## EXERCISE AIM
Your job is to reproduce all of the data exactly.

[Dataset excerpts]
# # # # #
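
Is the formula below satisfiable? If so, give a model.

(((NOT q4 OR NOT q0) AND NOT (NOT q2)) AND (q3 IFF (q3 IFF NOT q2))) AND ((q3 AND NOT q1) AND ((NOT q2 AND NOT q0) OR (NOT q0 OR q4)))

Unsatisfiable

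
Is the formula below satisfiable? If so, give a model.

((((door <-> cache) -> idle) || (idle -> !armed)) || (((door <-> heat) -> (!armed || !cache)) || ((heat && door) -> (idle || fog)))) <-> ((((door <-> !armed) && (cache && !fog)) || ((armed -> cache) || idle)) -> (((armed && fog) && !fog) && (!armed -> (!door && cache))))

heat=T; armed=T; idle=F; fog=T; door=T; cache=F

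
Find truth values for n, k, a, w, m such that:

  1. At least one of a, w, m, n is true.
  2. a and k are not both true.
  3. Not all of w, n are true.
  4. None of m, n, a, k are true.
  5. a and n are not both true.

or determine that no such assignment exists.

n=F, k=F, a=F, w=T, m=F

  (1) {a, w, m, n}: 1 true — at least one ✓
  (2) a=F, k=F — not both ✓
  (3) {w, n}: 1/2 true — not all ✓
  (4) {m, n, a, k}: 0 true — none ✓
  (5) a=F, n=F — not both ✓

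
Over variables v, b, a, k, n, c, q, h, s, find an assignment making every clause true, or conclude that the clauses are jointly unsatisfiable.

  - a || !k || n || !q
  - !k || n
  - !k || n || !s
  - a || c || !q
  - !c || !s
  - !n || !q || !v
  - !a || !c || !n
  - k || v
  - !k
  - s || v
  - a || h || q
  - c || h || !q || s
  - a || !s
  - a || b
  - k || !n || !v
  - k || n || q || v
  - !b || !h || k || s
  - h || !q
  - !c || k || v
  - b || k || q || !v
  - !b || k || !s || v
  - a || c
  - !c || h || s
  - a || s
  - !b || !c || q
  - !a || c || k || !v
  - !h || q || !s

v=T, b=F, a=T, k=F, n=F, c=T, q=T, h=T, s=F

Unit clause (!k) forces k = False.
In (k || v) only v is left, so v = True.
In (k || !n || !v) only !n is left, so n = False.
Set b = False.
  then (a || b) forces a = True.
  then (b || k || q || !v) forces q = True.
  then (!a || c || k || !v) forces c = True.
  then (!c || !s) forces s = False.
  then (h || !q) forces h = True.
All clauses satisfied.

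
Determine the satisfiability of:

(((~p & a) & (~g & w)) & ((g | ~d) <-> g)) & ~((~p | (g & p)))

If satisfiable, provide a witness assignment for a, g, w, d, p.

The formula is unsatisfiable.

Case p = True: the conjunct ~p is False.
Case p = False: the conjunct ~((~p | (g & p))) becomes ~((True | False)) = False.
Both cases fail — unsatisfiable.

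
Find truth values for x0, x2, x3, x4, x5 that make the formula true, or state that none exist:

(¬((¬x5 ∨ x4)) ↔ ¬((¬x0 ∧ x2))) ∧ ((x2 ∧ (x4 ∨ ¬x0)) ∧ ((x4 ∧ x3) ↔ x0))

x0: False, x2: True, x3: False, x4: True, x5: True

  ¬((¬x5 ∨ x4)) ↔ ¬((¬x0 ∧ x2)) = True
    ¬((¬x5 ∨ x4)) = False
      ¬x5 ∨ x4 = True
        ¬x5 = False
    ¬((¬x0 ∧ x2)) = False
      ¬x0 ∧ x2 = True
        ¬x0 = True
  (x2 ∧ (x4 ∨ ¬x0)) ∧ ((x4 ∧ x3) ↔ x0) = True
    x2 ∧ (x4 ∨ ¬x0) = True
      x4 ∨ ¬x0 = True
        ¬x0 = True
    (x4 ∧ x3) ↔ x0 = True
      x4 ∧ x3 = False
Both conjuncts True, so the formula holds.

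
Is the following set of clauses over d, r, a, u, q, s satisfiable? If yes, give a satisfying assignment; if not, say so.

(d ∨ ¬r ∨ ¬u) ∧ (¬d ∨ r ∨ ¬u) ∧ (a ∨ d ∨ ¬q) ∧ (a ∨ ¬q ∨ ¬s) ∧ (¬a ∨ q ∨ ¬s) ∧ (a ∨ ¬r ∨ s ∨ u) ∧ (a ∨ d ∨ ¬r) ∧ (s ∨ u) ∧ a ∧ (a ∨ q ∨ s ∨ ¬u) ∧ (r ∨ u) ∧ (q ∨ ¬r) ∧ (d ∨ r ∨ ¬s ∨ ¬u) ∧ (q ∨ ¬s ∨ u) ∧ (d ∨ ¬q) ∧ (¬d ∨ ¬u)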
# # # # #
## RESPONSE TO THIS EXERCISE
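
Is the formula below satisfiable? If so, give a model.

(((NOT q4 OR NOT q0) AND NOT (NOT q2)) AND (q3 IFF (q3 IFF NOT q2))) AND ((q3 AND NOT q1) AND ((NOT q2 AND NOT q0) OR (NOT q0 OR q4)))

Unsatisfiable

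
Is the formula below satisfiable? If so, give a model.

((((door <-> cache) -> idle) || (idle -> !armed)) || (((door <-> heat) -> (!armed || !cache)) || ((heat && door) -> (idle || fog)))) <-> ((((door <-> !armed) && (cache && !fog)) || ((armed -> cache) || idle)) -> (((armed && fog) && !fog) && (!armed -> (!door && cache))))

heat=T; armed=T; idle=F; fog=T; door=T; cache=F

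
Find truth values for n, k, a, w, m such that:

  1. At least one of a, w, m, n is true.
  2. a and k are not both true.
  3. Not all of w, n are true.
  4. None of m, n, a, k are true.
  5. a and n are not both true.

or determine that no such assignment exists.

n=F, k=F, a=F, w=T, m=F

  (1) {a, w, m, n}: 1 true — at least one ✓
  (2) a=F, k=F — not both ✓
  (3) {w, n}: 1/2 true — not all ✓
  (4) {m, n, a, k}: 0 true — none ✓
  (5) a=F, n=F — not both ✓

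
Over variables v, b, a, k, n, c, q, h, s, find an assignment making every clause true, or conclude that the clauses are jointly unsatisfiable.

  - a || !k || n || !q
  - !k || n
  - !k || n || !s
  - a || c || !q
  - !c || !s
  - !n || !q || !v
  - !a || !c || !n
  - k || v
  - !k
  - s || v
  - a || h || q
  - c || h || !q || s
  - a || !s
  - a || b
  - k || !n || !v
  - k || n || q || v
  - !b || !h || k || s
  - h || !q
  - !c || k || v
  - b || k || q || !v
  - !b || k || !s || v
  - a || c
  - !c || h || s
  - a || s
  - !b || !c || q
  - !a || c || k || !v
  - !h || q || !s

v=T, b=F, a=T, k=F, n=F, c=T, q=T, h=T, s=F

Unit clause (!k) forces k = False.
In (k || v) only v is left, so v = True.
In (k || !n || !v) only !n is left, so n = False.
Set b = False.
  then (a || b) forces a = True.
  then (b || k || q || !v) forces q = True.
  then (!a || c || k || !v) forces c = True.
  then (!c || !s) forces s = False.
  then (h || !q) forces h = True.
All clauses satisfied.

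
Determine the satisfiability of:

(((~p & a) & (~g & w)) & ((g | ~d) <-> g)) & ~((~p | (g & p)))

If satisfiable, provide a witness assignment for a, g, w, d, p.

The formula is unsatisfiable.

Case p = True: the conjunct ~p is False.
Case p = False: the conjunct ~((~p | (g & p))) becomes ~((True | False)) = False.
Both cases fail — unsatisfiable.

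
Find truth values for x0, x2, x3, x4, x5 that make the formula true, or state that none exist:

(¬((¬x5 ∨ x4)) ↔ ¬((¬x0 ∧ x2))) ∧ ((x2 ∧ (x4 ∨ ¬x0)) ∧ ((x4 ∧ x3) ↔ x0))

x0: False, x2: True, x3: False, x4: True, x5: True

  ¬((¬x5 ∨ x4)) ↔ ¬((¬x0 ∧ x2)) = True
    ¬((¬x5 ∨ x4)) = False
      ¬x5 ∨ x4 = True
        ¬x5 = False
    ¬((¬x0 ∧ x2)) = False
      ¬x0 ∧ x2 = True
        ¬x0 = True
  (x2 ∧ (x4 ∨ ¬x0)) ∧ ((x4 ∧ x3) ↔ x0) = True
    x2 ∧ (x4 ∨ ¬x0) = True
      x4 ∨ ¬x0 = True
        ¬x0 = True
    (x4 ∧ x3) ↔ x0 = True
      x4 ∧ x3 = False
Both conjuncts True, so the formula holds.

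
Is the following set of clauses over d, r, a, u, q, s satisfiable? If yes, give a satisfying assignment; if not, say so.

(d ∨ ¬r ∨ ¬u) ∧ (¬d ∨ r ∨ ¬u) ∧ (a ∨ d ∨ ¬q) ∧ (a ∨ ¬q ∨ ¬s) ∧ (¬a ∨ q ∨ ¬s) ∧ (a ∨ ¬r ∨ s ∨ u) ∧ (a ∨ d ∨ ¬r) ∧ (s ∨ u) ∧ a ∧ (a ∨ q ∨ s ∨ ¬u) ∧ (r ∨ u) ∧ (q ∨ ¬r) ∧ (d ∨ r ∨ ¬s ∨ ¬u) ∧ (q ∨ ¬s ∨ u) ∧ (d ∨ ¬q) ∧ (¬d ∨ ¬u)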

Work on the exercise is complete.